(Entries taken from a collection)
▬▬▬

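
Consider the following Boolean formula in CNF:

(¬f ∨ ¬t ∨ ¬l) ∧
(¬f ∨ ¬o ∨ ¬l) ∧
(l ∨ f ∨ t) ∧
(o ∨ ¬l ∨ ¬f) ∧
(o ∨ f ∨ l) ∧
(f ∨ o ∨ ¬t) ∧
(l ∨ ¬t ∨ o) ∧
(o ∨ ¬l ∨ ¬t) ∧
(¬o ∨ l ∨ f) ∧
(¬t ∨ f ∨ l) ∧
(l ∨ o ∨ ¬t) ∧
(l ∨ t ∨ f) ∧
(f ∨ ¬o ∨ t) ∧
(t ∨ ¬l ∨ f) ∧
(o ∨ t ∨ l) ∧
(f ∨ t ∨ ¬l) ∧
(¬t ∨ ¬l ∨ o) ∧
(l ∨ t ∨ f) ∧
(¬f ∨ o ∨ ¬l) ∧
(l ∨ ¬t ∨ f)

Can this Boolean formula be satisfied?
Yes

Yes, the formula is satisfiable.

One satisfying assignment is: l=False, o=True, f=True, t=False

Verification: With this assignment, all 20 clauses evaluate to true.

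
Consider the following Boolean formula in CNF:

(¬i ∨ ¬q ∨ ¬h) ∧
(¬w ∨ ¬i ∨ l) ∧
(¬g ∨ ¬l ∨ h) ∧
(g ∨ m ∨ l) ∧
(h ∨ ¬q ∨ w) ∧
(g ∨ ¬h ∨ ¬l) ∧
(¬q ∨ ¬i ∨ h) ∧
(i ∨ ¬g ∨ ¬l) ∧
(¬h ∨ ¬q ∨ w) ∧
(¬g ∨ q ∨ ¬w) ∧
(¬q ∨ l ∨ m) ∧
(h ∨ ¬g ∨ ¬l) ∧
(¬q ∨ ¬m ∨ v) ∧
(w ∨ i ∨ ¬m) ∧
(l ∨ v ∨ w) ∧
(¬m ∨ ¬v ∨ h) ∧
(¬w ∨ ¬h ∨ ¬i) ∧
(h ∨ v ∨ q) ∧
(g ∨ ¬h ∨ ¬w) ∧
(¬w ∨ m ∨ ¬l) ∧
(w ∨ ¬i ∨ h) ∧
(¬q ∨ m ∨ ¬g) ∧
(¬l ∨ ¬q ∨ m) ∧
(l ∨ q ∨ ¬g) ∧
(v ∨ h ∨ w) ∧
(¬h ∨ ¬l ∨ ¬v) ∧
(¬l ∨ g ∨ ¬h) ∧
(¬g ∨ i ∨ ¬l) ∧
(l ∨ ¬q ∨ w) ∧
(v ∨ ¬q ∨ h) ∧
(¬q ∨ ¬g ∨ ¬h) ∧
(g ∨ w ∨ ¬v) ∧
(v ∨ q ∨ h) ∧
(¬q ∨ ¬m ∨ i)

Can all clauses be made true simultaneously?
Yes

Yes, the formula is satisfiable.

One satisfying assignment is: l=True, w=False, m=False, i=True, g=True, v=False, q=False, h=True

Verification: With this assignment, all 34 clauses evaluate to true.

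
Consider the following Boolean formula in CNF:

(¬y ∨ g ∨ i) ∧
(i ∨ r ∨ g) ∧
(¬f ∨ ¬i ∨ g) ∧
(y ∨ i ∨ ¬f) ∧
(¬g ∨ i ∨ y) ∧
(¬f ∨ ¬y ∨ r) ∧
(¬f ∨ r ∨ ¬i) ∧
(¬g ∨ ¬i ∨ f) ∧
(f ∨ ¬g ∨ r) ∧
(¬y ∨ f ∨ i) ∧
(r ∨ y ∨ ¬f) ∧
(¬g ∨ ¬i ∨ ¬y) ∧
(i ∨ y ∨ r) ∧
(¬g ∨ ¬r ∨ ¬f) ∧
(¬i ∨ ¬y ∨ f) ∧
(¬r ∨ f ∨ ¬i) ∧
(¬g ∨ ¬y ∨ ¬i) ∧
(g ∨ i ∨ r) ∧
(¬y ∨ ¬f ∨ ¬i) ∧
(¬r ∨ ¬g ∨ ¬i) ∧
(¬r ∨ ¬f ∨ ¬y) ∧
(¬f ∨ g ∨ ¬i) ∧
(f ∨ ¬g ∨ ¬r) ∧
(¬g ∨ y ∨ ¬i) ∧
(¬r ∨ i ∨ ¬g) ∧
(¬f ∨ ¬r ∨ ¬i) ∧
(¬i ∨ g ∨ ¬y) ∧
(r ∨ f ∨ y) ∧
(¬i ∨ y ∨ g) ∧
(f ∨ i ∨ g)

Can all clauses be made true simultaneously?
No

No, the formula is not satisfiable.

No assignment of truth values to the variables can make all 30 clauses true simultaneously.

The formula is UNSAT (unsatisfiable).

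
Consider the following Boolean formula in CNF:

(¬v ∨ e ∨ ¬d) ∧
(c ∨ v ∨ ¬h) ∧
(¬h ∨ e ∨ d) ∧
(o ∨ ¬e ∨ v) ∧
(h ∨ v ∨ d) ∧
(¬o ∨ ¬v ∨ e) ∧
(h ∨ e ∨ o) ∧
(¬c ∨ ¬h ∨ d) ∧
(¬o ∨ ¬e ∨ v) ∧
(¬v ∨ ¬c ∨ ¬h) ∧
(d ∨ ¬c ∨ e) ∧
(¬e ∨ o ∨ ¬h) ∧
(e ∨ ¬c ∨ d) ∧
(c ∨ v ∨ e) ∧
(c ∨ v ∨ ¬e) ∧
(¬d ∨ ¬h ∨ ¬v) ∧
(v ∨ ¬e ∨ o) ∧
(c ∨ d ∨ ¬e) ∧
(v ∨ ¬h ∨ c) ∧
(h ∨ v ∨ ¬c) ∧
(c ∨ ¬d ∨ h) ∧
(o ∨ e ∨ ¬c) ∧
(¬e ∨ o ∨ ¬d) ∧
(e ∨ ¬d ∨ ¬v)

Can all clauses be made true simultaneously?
Yes

Yes, the formula is satisfiable.

One satisfying assignment is: d=False, v=True, c=True, h=False, e=True, o=False

Verification: With this assignment, all 24 clauses evaluate to true.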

▬▬▬

Task> Restate all of the data above. Match it word for word.

Exercise result>
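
Consider the following Boolean formula in CNF:

(¬f ∨ ¬t ∨ ¬l) ∧
(¬f ∨ ¬o ∨ ¬l) ∧
(l ∨ f ∨ t) ∧
(o ∨ ¬l ∨ ¬f) ∧
(o ∨ f ∨ l) ∧
(f ∨ o ∨ ¬t) ∧
(l ∨ ¬t ∨ o) ∧
(o ∨ ¬l ∨ ¬t) ∧
(¬o ∨ l ∨ f) ∧
(¬t ∨ f ∨ l) ∧
(l ∨ o ∨ ¬t) ∧
(l ∨ t ∨ f) ∧
(f ∨ ¬o ∨ t) ∧
(t ∨ ¬l ∨ f) ∧
(o ∨ t ∨ l) ∧
(f ∨ t ∨ ¬l) ∧
(¬t ∨ ¬l ∨ o) ∧
(l ∨ t ∨ f) ∧
(¬f ∨ o ∨ ¬l) ∧
(l ∨ ¬t ∨ f)

Can this Boolean formula be satisfied?
Yes

Yes, the formula is satisfiable.

One satisfying assignment is: l=False, o=True, f=True, t=False

Verification: With this assignment, all 20 clauses evaluate to true.

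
Consider the following Boolean formula in CNF:

(¬i ∨ ¬q ∨ ¬h) ∧
(¬w ∨ ¬i ∨ l) ∧
(¬g ∨ ¬l ∨ h) ∧
(g ∨ m ∨ l) ∧
(h ∨ ¬q ∨ w) ∧
(g ∨ ¬h ∨ ¬l) ∧
(¬q ∨ ¬i ∨ h) ∧
(i ∨ ¬g ∨ ¬l) ∧
(¬h ∨ ¬q ∨ w) ∧
(¬g ∨ q ∨ ¬w) ∧
(¬q ∨ l ∨ m) ∧
(h ∨ ¬g ∨ ¬l) ∧
(¬q ∨ ¬m ∨ v) ∧
(w ∨ i ∨ ¬m) ∧
(l ∨ v ∨ w) ∧
(¬m ∨ ¬v ∨ h) ∧
(¬w ∨ ¬h ∨ ¬i) ∧
(h ∨ v ∨ q) ∧
(g ∨ ¬h ∨ ¬w) ∧
(¬w ∨ m ∨ ¬l) ∧
(w ∨ ¬i ∨ h) ∧
(¬q ∨ m ∨ ¬g) ∧
(¬l ∨ ¬q ∨ m) ∧
(l ∨ q ∨ ¬g) ∧
(v ∨ h ∨ w) ∧
(¬h ∨ ¬l ∨ ¬v) ∧
(¬l ∨ g ∨ ¬h) ∧
(¬g ∨ i ∨ ¬l) ∧
(l ∨ ¬q ∨ w) ∧
(v ∨ ¬q ∨ h) ∧
(¬q ∨ ¬g ∨ ¬h) ∧
(g ∨ w ∨ ¬v) ∧
(v ∨ q ∨ h) ∧
(¬q ∨ ¬m ∨ i)

Can all clauses be made true simultaneously?
Yes

Yes, the formula is satisfiable.

One satisfying assignment is: l=True, w=False, m=False, i=True, g=True, v=False, q=False, h=True

Verification: With this assignment, all 34 clauses evaluate to true.

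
Consider the following Boolean formula in CNF:

(¬y ∨ g ∨ i) ∧
(i ∨ r ∨ g) ∧
(¬f ∨ ¬i ∨ g) ∧
(y ∨ i ∨ ¬f) ∧
(¬g ∨ i ∨ y) ∧
(¬f ∨ ¬y ∨ r) ∧
(¬f ∨ r ∨ ¬i) ∧
(¬g ∨ ¬i ∨ f) ∧
(f ∨ ¬g ∨ r) ∧
(¬y ∨ f ∨ i) ∧
(r ∨ y ∨ ¬f) ∧
(¬g ∨ ¬i ∨ ¬y) ∧
(i ∨ y ∨ r) ∧
(¬g ∨ ¬r ∨ ¬f) ∧
(¬i ∨ ¬y ∨ f) ∧
(¬r ∨ f ∨ ¬i) ∧
(¬g ∨ ¬y ∨ ¬i) ∧
(g ∨ i ∨ r) ∧
(¬y ∨ ¬f ∨ ¬i) ∧
(¬r ∨ ¬g ∨ ¬i) ∧
(¬r ∨ ¬f ∨ ¬y) ∧
(¬f ∨ g ∨ ¬i) ∧
(f ∨ ¬g ∨ ¬r) ∧
(¬g ∨ y ∨ ¬i) ∧
(¬r ∨ i ∨ ¬g) ∧
(¬f ∨ ¬r ∨ ¬i) ∧
(¬i ∨ g ∨ ¬y) ∧
(r ∨ f ∨ y) ∧
(¬i ∨ y ∨ g) ∧
(f ∨ i ∨ g)

Can all clauses be made true simultaneously?
No

No, the formula is not satisfiable.

No assignment of truth values to the variables can make all 30 clauses true simultaneously.

The formula is UNSAT (unsatisfiable).

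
Consider the following Boolean formula in CNF:

(¬v ∨ e ∨ ¬d) ∧
(c ∨ v ∨ ¬h) ∧
(¬h ∨ e ∨ d) ∧
(o ∨ ¬e ∨ v) ∧
(h ∨ v ∨ d) ∧
(¬o ∨ ¬v ∨ e) ∧
(h ∨ e ∨ o) ∧
(¬c ∨ ¬h ∨ d) ∧
(¬o ∨ ¬e ∨ v) ∧
(¬v ∨ ¬c ∨ ¬h) ∧
(d ∨ ¬c ∨ e) ∧
(¬e ∨ o ∨ ¬h) ∧
(e ∨ ¬c ∨ d) ∧
(c ∨ v ∨ e) ∧
(c ∨ v ∨ ¬e) ∧
(¬d ∨ ¬h ∨ ¬v) ∧
(v ∨ ¬e ∨ o) ∧
(c ∨ d ∨ ¬e) ∧
(v ∨ ¬h ∨ c) ∧
(h ∨ v ∨ ¬c) ∧
(c ∨ ¬d ∨ h) ∧
(o ∨ e ∨ ¬c) ∧
(¬e ∨ o ∨ ¬d) ∧
(e ∨ ¬d ∨ ¬v)

Can all clauses be made true simultaneously?
Yes

Yes, the formula is satisfiable.

One satisfying assignment is: d=False, v=True, c=True, h=False, e=True, o=False

Verification: With this assignment, all 24 clauses evaluate to true.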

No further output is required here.